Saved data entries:
▽

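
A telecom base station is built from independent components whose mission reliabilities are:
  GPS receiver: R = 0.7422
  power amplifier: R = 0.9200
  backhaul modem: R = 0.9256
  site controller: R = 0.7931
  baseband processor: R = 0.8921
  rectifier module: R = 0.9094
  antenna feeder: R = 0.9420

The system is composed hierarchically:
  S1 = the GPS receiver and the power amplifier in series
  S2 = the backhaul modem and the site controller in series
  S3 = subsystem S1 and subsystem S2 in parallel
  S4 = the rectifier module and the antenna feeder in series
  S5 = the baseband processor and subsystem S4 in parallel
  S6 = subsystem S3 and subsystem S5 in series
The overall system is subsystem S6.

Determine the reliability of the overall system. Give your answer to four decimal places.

0.9015

Series (GPS receiver and power amplifier): 0.742200 × 0.920000 = 0.682824
Series (backhaul modem and site controller): 0.925600 × 0.793100 = 0.734093
Parallel ([0.682824] and [0.734093]): 1 − (1 − 0.682824)(1 − 0.734093) = 0.915661
Series (rectifier module and antenna feeder): 0.909400 × 0.942000 = 0.856655
Parallel (baseband processor and [0.856655]): 1 − (1 − 0.892100)(1 − 0.856655) = 0.984533
Series ([0.915661] and [0.984533]): 0.915661 × 0.984533 = 0.9015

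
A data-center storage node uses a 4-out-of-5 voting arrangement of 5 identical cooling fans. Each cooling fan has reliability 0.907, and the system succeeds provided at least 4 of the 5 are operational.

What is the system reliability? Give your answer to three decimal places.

0.929

R = Σ_{i=4}^{5} C(5,i) p^i (1−p)^{5−i} with p = 0.907
C(5,4)·0.907^4·0.093^1 = 0.31469
C(5,5)·0.907^5·0.093^0 = 0.61381
Sum = 0.929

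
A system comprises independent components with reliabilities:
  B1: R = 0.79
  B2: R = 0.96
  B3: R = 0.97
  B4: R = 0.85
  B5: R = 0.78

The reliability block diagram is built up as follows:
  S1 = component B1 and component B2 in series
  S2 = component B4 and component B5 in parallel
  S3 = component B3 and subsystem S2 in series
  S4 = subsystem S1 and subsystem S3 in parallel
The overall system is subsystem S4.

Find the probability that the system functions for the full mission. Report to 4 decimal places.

0.9850

Series (B1 and B2): 0.790000 × 0.960000 = 0.758400
Parallel (B4 and B5): 1 − (1 − 0.850000)(1 − 0.780000) = 0.967000
Series (B3 and [0.967000]): 0.970000 × 0.967000 = 0.937990
Parallel ([0.758400] and [0.937990]): 1 − (1 − 0.758400)(1 − 0.937990) = 0.9850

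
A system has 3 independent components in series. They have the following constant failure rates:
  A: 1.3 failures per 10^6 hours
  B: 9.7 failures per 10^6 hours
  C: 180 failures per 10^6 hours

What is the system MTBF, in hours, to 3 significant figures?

5240

Series of exponential components: λ_sys = Σ λ_i
λ_sys = 0.0000013 + 0.0000097 + 0.00018 = 1.9100e-04 /h
MTBF = 1 / λ_sys = 5240 h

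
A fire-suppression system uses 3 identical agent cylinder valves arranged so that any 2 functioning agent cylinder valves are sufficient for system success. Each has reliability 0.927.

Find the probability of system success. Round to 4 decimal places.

0.9848

R = Σ_{i=2}^{3} C(3,i) p^i (1−p)^{3−i} with p = 0.927
C(3,2)·0.927^2·0.073^1 = 0.188193
C(3,3)·0.927^3·0.073^0 = 0.796598
Sum = 0.9848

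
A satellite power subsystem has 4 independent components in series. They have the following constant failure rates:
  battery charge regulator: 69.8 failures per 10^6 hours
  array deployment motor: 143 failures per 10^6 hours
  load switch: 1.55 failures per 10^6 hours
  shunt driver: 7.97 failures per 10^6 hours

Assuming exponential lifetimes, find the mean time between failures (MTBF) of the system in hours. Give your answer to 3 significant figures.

Series of exponential components: λ_sys = Σ λ_i
λ_sys = 0.0000698 + 0.000143 + 0.00000155 + 0.00000797 = 2.2232e-04 /h
MTBF = 1 / λ_sys = 4500 h

4500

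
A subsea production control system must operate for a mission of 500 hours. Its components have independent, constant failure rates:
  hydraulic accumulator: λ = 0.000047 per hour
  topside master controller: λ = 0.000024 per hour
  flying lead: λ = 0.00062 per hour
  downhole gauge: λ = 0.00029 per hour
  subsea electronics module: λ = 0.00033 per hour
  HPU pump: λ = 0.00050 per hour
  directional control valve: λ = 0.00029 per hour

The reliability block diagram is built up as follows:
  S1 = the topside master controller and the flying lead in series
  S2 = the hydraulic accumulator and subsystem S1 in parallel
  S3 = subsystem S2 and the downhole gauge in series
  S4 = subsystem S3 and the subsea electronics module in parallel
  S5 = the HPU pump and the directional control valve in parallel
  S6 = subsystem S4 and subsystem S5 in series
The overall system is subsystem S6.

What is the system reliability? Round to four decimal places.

0.9494

R(hydraulic accumulator) = exp(−0.000047 × 500) = 0.976774
R(topside master controller) = exp(−0.000024 × 500) = 0.988072
R(flying lead) = exp(−0.00062 × 500) = 0.733447
R(downhole gauge) = exp(−0.00029 × 500) = 0.865022
R(subsea electronics module) = exp(−0.00033 × 500) = 0.847894
R(HPU pump) = exp(−0.00050 × 500) = 0.778801
R(directional control valve) = exp(−0.00029 × 500) = 0.865022
Series (topside master controller and flying lead): 0.988072 × 0.733447 = 0.724698
Parallel (hydraulic accumulator and [0.724698]): 1 − (1 − 0.976774)(1 − 0.724698) = 0.993606
Series ([0.993606] and downhole gauge): 0.993606 × 0.865022 = 0.859491
Parallel ([0.859491] and subsea electronics module): 1 − (1 − 0.859491)(1 − 0.847894) = 0.978628
Parallel (HPU pump and directional control valve): 1 − (1 − 0.778801)(1 − 0.865022) = 0.970143
Series ([0.978628] and [0.970143]): 0.978628 × 0.970143 = 0.9494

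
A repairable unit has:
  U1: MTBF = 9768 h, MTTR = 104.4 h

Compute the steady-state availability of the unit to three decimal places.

A(U1) = MTBF/(MTBF+MTTR) = 9768/(9768+104.4) = 0.989

0.989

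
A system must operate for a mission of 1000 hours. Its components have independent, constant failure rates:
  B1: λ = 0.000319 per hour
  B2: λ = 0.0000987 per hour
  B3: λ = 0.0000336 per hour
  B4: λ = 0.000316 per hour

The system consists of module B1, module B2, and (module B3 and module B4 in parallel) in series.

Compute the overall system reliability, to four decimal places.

0.6527

R(B1) = exp(−0.000319 × 1000) = 0.726876
R(B2) = exp(−0.0000987 × 1000) = 0.906014
R(B3) = exp(−0.0000336 × 1000) = 0.966958
R(B4) = exp(−0.000316 × 1000) = 0.729059
Parallel (B3 and B4): 1 − (1 − 0.966958)(1 − 0.729059) = 0.991048
Series (B1, B2, and [0.991048]): 0.726876 × 0.906014 × 0.991048 = 0.6527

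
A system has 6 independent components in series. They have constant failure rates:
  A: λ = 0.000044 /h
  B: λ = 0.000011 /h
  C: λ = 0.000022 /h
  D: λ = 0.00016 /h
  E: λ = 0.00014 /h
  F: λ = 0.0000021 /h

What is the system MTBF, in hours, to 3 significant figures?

Series of exponential components: λ_sys = Σ λ_i
λ_sys = 0.000044 + 0.000011 + 0.000022 + 0.00016 + 0.00014 + 0.0000021 = 3.7910e-04 /h
MTBF = 1 / λ_sys = 2640 h

2640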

△

=== Task description ===
Copy the entries above exactly, so that each line matches the original.

=== Your response ===
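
A telecom base station is built from independent components whose mission reliabilities are:
  GPS receiver: R = 0.7422
  power amplifier: R = 0.9200
  backhaul modem: R = 0.9256
  site controller: R = 0.7931
  baseband processor: R = 0.8921
  rectifier module: R = 0.9094
  antenna feeder: R = 0.9420

The system is composed hierarchically:
  S1 = the GPS receiver and the power amplifier in series
  S2 = the backhaul modem and the site controller in series
  S3 = subsystem S1 and subsystem S2 in parallel
  S4 = the rectifier module and the antenna feeder in series
  S5 = the baseband processor and subsystem S4 in parallel
  S6 = subsystem S3 and subsystem S5 in series
The overall system is subsystem S6.

Determine the reliability of the overall system. Give your answer to four decimal places.

0.9015

Series (GPS receiver and power amplifier): 0.742200 × 0.920000 = 0.682824
Series (backhaul modem and site controller): 0.925600 × 0.793100 = 0.734093
Parallel ([0.682824] and [0.734093]): 1 − (1 − 0.682824)(1 − 0.734093) = 0.915661
Series (rectifier module and antenna feeder): 0.909400 × 0.942000 = 0.856655
Parallel (baseband processor and [0.856655]): 1 − (1 − 0.892100)(1 − 0.856655) = 0.984533
Series ([0.915661] and [0.984533]): 0.915661 × 0.984533 = 0.9015

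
A data-center storage node uses a 4-out-of-5 voting arrangement of 5 identical cooling fans. Each cooling fan has reliability 0.907, and the system succeeds provided at least 4 of the 5 are operational.

What is the system reliability? Give your answer to three decimal places.

0.929

R = Σ_{i=4}^{5} C(5,i) p^i (1−p)^{5−i} with p = 0.907
C(5,4)·0.907^4·0.093^1 = 0.31469
C(5,5)·0.907^5·0.093^0 = 0.61381
Sum = 0.929

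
A system comprises independent components with reliabilities:
  B1: R = 0.79
  B2: R = 0.96
  B3: R = 0.97
  B4: R = 0.85
  B5: R = 0.78

The reliability block diagram is built up as follows:
  S1 = component B1 and component B2 in series
  S2 = component B4 and component B5 in parallel
  S3 = component B3 and subsystem S2 in series
  S4 = subsystem S1 and subsystem S3 in parallel
The overall system is subsystem S4.

Find the probability that the system functions for the full mission. Report to 4 decimal places.

0.9850

Series (B1 and B2): 0.790000 × 0.960000 = 0.758400
Parallel (B4 and B5): 1 − (1 − 0.850000)(1 − 0.780000) = 0.967000
Series (B3 and [0.967000]): 0.970000 × 0.967000 = 0.937990
Parallel ([0.758400] and [0.937990]): 1 − (1 − 0.758400)(1 − 0.937990) = 0.9850

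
A system has 3 independent components in series. They have the following constant failure rates:
  A: 1.3 failures per 10^6 hours
  B: 9.7 failures per 10^6 hours
  C: 180 failures per 10^6 hours

What is the system MTBF, in hours, to 3 significant figures?

5240

Series of exponential components: λ_sys = Σ λ_i
λ_sys = 0.0000013 + 0.0000097 + 0.00018 = 1.9100e-04 /h
MTBF = 1 / λ_sys = 5240 h

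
A fire-suppression system uses 3 identical agent cylinder valves arranged so that any 2 functioning agent cylinder valves are sufficient for system success. Each has reliability 0.927.

Find the probability of system success. Round to 4 decimal places.

0.9848

R = Σ_{i=2}^{3} C(3,i) p^i (1−p)^{3−i} with p = 0.927
C(3,2)·0.927^2·0.073^1 = 0.188193
C(3,3)·0.927^3·0.073^0 = 0.796598
Sum = 0.9848

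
A satellite power subsystem has 4 independent components in series. They have the following constant failure rates:
  battery charge regulator: 69.8 failures per 10^6 hours
  array deployment motor: 143 failures per 10^6 hours
  load switch: 1.55 failures per 10^6 hours
  shunt driver: 7.97 failures per 10^6 hours

Assuming exponential lifetimes, find the mean time between failures (MTBF) of the system in hours. Give your answer to 3 significant figures.

Series of exponential components: λ_sys = Σ λ_i
λ_sys = 0.0000698 + 0.000143 + 0.00000155 + 0.00000797 = 2.2232e-04 /h
MTBF = 1 / λ_sys = 4500 h

4500

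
A subsea production control system must operate for a mission of 500 hours. Its components have independent, constant failure rates:
  hydraulic accumulator: λ = 0.000047 per hour
  topside master controller: λ = 0.000024 per hour
  flying lead: λ = 0.00062 per hour
  downhole gauge: λ = 0.00029 per hour
  subsea electronics module: λ = 0.00033 per hour
  HPU pump: λ = 0.00050 per hour
  directional control valve: λ = 0.00029 per hour

The reliability block diagram is built up as follows:
  S1 = the topside master controller and the flying lead in series
  S2 = the hydraulic accumulator and subsystem S1 in parallel
  S3 = subsystem S2 and the downhole gauge in series
  S4 = subsystem S3 and the subsea electronics module in parallel
  S5 = the HPU pump and the directional control valve in parallel
  S6 = subsystem S4 and subsystem S5 in series
The overall system is subsystem S6.

What is the system reliability? Round to four decimal places.

0.9494

R(hydraulic accumulator) = exp(−0.000047 × 500) = 0.976774
R(topside master controller) = exp(−0.000024 × 500) = 0.988072
R(flying lead) = exp(−0.00062 × 500) = 0.733447
R(downhole gauge) = exp(−0.00029 × 500) = 0.865022
R(subsea electronics module) = exp(−0.00033 × 500) = 0.847894
R(HPU pump) = exp(−0.00050 × 500) = 0.778801
R(directional control valve) = exp(−0.00029 × 500) = 0.865022
Series (topside master controller and flying lead): 0.988072 × 0.733447 = 0.724698
Parallel (hydraulic accumulator and [0.724698]): 1 − (1 − 0.976774)(1 − 0.724698) = 0.993606
Series ([0.993606] and downhole gauge): 0.993606 × 0.865022 = 0.859491
Parallel ([0.859491] and subsea electronics module): 1 − (1 − 0.859491)(1 − 0.847894) = 0.978628
Parallel (HPU pump and directional control valve): 1 − (1 − 0.778801)(1 − 0.865022) = 0.970143
Series ([0.978628] and [0.970143]): 0.978628 × 0.970143 = 0.9494

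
A repairable unit has:
  U1: MTBF = 9768 h, MTTR = 104.4 h

Compute the steady-state availability of the unit to three decimal places.

A(U1) = MTBF/(MTBF+MTTR) = 9768/(9768+104.4) = 0.989

0.989

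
A system must operate for a mission of 1000 hours. Its components have independent, constant failure rates:
  B1: λ = 0.000319 per hour
  B2: λ = 0.0000987 per hour
  B3: λ = 0.0000336 per hour
  B4: λ = 0.000316 per hour

The system consists of module B1, module B2, and (module B3 and module B4 in parallel) in series.

Compute the overall system reliability, to four decimal places.

0.6527

R(B1) = exp(−0.000319 × 1000) = 0.726876
R(B2) = exp(−0.0000987 × 1000) = 0.906014
R(B3) = exp(−0.0000336 × 1000) = 0.966958
R(B4) = exp(−0.000316 × 1000) = 0.729059
Parallel (B3 and B4): 1 − (1 − 0.966958)(1 − 0.729059) = 0.991048
Series (B1, B2, and [0.991048]): 0.726876 × 0.906014 × 0.991048 = 0.6527

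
A system has 6 independent components in series. They have constant failure rates:
  A: λ = 0.000044 /h
  B: λ = 0.000011 /h
  C: λ = 0.000022 /h
  D: λ = 0.00016 /h
  E: λ = 0.00014 /h
  F: λ = 0.0000021 /h

What is the system MTBF, in hours, to 3 significant figures?

Series of exponential components: λ_sys = Σ λ_i
λ_sys = 0.000044 + 0.000011 + 0.000022 + 0.00016 + 0.00014 + 0.0000021 = 3.7910e-04 /h
MTBF = 1 / λ_sys = 2640 h

2640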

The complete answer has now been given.